(Source material begins)

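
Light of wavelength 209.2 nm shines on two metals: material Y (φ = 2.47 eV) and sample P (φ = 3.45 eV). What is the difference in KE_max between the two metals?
0.9800 eV

Using KE_max = hc/λ - φ for each metal:

Photon energy: E = hc/λ = 5.9266 eV

For material Y (φ₁ = 2.47 eV):
KE₁ = E - φ₁ = 5.9266 - 2.47 = 3.4566 eV

For sample P (φ₂ = 3.45 eV):
KE₂ = E - φ₂ = 5.9266 - 3.45 = 2.4766 eV

Difference:
ΔKE = KE₁ - KE₂ = 3.4566 - 2.4766 = 0.9800 eV

Note: The difference equals the difference in work functions: 3.45 - 2.47 = 0.98 eV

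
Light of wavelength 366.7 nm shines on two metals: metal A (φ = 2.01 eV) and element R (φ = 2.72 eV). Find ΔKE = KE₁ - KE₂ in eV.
0.7100 eV

Using KE_max = hc/λ - φ for each metal:

Photon energy: E = hc/λ = 3.3811 eV

For metal A (φ₁ = 2.01 eV):
KE₁ = E - φ₁ = 3.3811 - 2.01 = 1.3711 eV

For element R (φ₂ = 2.72 eV):
KE₂ = E - φ₂ = 3.3811 - 2.72 = 0.6611 eV

Difference:
ΔKE = KE₁ - KE₂ = 1.3711 - 0.6611 = 0.7100 eV

Note: The difference equals the difference in work functions: 2.72 - 2.01 = 0.71 eV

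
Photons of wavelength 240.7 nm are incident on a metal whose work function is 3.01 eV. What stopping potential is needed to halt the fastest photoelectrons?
2.1410 V

The stopping potential V_s satisfies: eV_s = KE_max

First, find KE_max using Einstein's equation:
E_photon = hc/λ = 5.1510 eV
KE_max = E_photon - φ = 5.1510 - 3.01 = 2.1410 eV

Since eV_s = KE_max:
V_s = KE_max/e = 2.1410 V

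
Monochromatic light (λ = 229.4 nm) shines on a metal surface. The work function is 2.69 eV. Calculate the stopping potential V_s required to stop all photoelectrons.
2.7147 V

The stopping potential V_s satisfies: eV_s = KE_max

First, find KE_max using Einstein's equation:
E_photon = hc/λ = 5.4047 eV
KE_max = E_photon - φ = 5.4047 - 2.69 = 2.7147 eV

Since eV_s = KE_max:
V_s = KE_max/e = 2.7147 V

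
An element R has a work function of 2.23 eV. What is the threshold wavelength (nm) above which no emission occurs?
555.98 nm

The threshold wavelength is when the photon energy equals the work function:
hc/λ₀ = φ

Solving for λ₀:
λ₀ = hc/φ = (6.626×10⁻³⁴ J·s)(3×10⁸ m/s) / (2.23 eV × 1.602×10⁻¹⁹ J/eV)
λ₀ = 555.98 nm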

(Source material ends)

Could you set down exactly the lines above, from the one containing "Monochromatic light (λ" through the last, including both and nothing else?

## Solution to the problem:
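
Monochromatic light (λ = 229.4 nm) shines on a metal surface. The work function is 2.69 eV. Calculate the stopping potential V_s required to stop all photoelectrons.
2.7147 V

The stopping potential V_s satisfies: eV_s = KE_max

First, find KE_max using Einstein's equation:
E_photon = hc/λ = 5.4047 eV
KE_max = E_photon - φ = 5.4047 - 2.69 = 2.7147 eV

Since eV_s = KE_max:
V_s = KE_max/e = 2.7147 V

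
An element R has a work function of 2.23 eV. What is the threshold wavelength (nm) above which no emission occurs?
555.98 nm

The threshold wavelength is when the photon energy equals the work function:
hc/λ₀ = φ

Solving for λ₀:
λ₀ = hc/φ = (6.626×10⁻³⁴ J·s)(3×10⁸ m/s) / (2.23 eV × 1.602×10⁻¹⁹ J/eV)
λ₀ = 555.98 nm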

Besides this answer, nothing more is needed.